[[ SOURCE DATA open ]]

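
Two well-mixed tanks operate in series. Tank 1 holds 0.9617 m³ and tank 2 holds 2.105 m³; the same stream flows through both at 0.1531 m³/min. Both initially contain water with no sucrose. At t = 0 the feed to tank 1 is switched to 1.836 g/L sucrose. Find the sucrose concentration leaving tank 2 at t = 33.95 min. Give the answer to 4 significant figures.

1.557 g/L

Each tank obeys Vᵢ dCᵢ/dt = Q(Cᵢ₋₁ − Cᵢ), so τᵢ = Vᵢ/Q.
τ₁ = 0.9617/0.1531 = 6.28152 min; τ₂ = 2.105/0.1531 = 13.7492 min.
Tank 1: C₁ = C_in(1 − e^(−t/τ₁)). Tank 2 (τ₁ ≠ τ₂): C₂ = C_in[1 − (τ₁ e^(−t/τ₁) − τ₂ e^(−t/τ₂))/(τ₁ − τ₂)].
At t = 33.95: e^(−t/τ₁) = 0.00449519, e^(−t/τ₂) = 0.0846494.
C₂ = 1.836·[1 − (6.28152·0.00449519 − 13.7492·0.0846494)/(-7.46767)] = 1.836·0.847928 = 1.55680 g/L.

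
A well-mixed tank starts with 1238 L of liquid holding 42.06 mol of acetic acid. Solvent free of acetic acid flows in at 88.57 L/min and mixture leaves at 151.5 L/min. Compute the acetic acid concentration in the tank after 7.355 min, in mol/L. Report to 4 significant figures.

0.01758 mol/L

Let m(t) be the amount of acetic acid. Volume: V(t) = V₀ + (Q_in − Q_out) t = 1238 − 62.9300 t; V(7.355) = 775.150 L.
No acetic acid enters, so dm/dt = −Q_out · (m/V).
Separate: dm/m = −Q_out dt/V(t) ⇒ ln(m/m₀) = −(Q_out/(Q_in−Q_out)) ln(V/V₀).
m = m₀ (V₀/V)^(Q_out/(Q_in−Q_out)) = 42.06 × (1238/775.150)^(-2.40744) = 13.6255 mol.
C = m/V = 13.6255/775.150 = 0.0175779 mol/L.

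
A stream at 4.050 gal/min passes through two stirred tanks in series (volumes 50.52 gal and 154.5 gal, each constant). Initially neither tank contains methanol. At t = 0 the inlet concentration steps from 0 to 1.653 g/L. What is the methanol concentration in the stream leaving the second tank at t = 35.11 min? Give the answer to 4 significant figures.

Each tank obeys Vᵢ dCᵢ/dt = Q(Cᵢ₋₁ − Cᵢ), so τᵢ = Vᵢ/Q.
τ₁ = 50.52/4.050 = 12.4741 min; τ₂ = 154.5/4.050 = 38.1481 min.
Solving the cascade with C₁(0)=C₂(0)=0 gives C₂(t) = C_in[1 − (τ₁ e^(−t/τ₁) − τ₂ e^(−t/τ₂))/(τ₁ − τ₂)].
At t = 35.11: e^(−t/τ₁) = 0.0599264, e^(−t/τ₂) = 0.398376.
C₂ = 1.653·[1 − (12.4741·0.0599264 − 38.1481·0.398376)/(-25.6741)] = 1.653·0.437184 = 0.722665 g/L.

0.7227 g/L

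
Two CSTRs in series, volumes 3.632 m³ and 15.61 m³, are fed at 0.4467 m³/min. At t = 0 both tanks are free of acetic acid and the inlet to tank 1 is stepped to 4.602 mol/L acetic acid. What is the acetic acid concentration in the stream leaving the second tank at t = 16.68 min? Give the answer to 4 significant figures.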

[[ SOURCE DATA closed ]]

● **WHAT NEEDS TO BE DONE**
Exact reproduction of the listing above is required.

● **YOUR RESPONSE**
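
Two well-mixed tanks operate in series. Tank 1 holds 0.9617 m³ and tank 2 holds 2.105 m³; the same stream flows through both at 0.1531 m³/min. Both initially contain water with no sucrose. At t = 0 the feed to tank 1 is switched to 1.836 g/L sucrose. Find the sucrose concentration leaving tank 2 at t = 33.95 min. Give the answer to 4 significant figures.

1.557 g/L

Each tank obeys Vᵢ dCᵢ/dt = Q(Cᵢ₋₁ − Cᵢ), so τᵢ = Vᵢ/Q.
τ₁ = 0.9617/0.1531 = 6.28152 min; τ₂ = 2.105/0.1531 = 13.7492 min.
Tank 1: C₁ = C_in(1 − e^(−t/τ₁)). Tank 2 (τ₁ ≠ τ₂): C₂ = C_in[1 − (τ₁ e^(−t/τ₁) − τ₂ e^(−t/τ₂))/(τ₁ − τ₂)].
At t = 33.95: e^(−t/τ₁) = 0.00449519, e^(−t/τ₂) = 0.0846494.
C₂ = 1.836·[1 − (6.28152·0.00449519 − 13.7492·0.0846494)/(-7.46767)] = 1.836·0.847928 = 1.55680 g/L.

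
A well-mixed tank starts with 1238 L of liquid holding 42.06 mol of acetic acid. Solvent free of acetic acid flows in at 88.57 L/min and mixture leaves at 151.5 L/min. Compute the acetic acid concentration in the tank after 7.355 min, in mol/L. Report to 4 significant figures.

0.01758 mol/L

Let m(t) be the amount of acetic acid. Volume: V(t) = V₀ + (Q_in − Q_out) t = 1238 − 62.9300 t; V(7.355) = 775.150 L.
No acetic acid enters, so dm/dt = −Q_out · (m/V).
Separate: dm/m = −Q_out dt/V(t) ⇒ ln(m/m₀) = −(Q_out/(Q_in−Q_out)) ln(V/V₀).
m = m₀ (V₀/V)^(Q_out/(Q_in−Q_out)) = 42.06 × (1238/775.150)^(-2.40744) = 13.6255 mol.
C = m/V = 13.6255/775.150 = 0.0175779 mol/L.

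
A stream at 4.050 gal/min passes through two stirred tanks in series (volumes 50.52 gal and 154.5 gal, each constant). Initially neither tank contains methanol. At t = 0 the inlet concentration steps from 0 to 1.653 g/L. What is the methanol concentration in the stream leaving the second tank at t = 35.11 min? Give the answer to 4 significant figures.

Each tank obeys Vᵢ dCᵢ/dt = Q(Cᵢ₋₁ − Cᵢ), so τᵢ = Vᵢ/Q.
τ₁ = 50.52/4.050 = 12.4741 min; τ₂ = 154.5/4.050 = 38.1481 min.
Solving the cascade with C₁(0)=C₂(0)=0 gives C₂(t) = C_in[1 − (τ₁ e^(−t/τ₁) − τ₂ e^(−t/τ₂))/(τ₁ − τ₂)].
At t = 35.11: e^(−t/τ₁) = 0.0599264, e^(−t/τ₂) = 0.398376.
C₂ = 1.653·[1 − (12.4741·0.0599264 − 38.1481·0.398376)/(-25.6741)] = 1.653·0.437184 = 0.722665 g/L.

0.7227 g/L

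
Two CSTRs in series, volumes 3.632 m³ and 15.61 m³, are fed at 0.4467 m³/min. At t = 0 both tanks are free of acetic acid and the inlet to tank 1 is stepped to 4.602 mol/L acetic acid. What is the acetic acid concentration in the stream leaving the second tank at t = 16.68 min? Give the answer to 4 significant figures.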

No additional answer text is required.